Using the records below, find how many lines hold the word "triangle" and reply with only that number.
>>>>
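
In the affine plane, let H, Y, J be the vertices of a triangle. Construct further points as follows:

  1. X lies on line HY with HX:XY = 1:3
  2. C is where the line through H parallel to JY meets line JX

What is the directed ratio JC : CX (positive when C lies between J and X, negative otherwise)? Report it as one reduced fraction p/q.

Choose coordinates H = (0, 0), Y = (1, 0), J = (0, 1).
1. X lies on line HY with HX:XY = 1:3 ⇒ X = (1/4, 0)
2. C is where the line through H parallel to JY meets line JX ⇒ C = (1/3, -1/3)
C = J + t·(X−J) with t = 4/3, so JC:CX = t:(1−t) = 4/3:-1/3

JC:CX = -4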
<<<<
>>>>
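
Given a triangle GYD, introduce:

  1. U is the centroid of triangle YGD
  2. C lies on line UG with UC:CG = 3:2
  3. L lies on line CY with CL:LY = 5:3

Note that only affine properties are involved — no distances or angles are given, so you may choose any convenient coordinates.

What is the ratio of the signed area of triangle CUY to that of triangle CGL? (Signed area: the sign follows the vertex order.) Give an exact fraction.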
<<<<
• Result:
4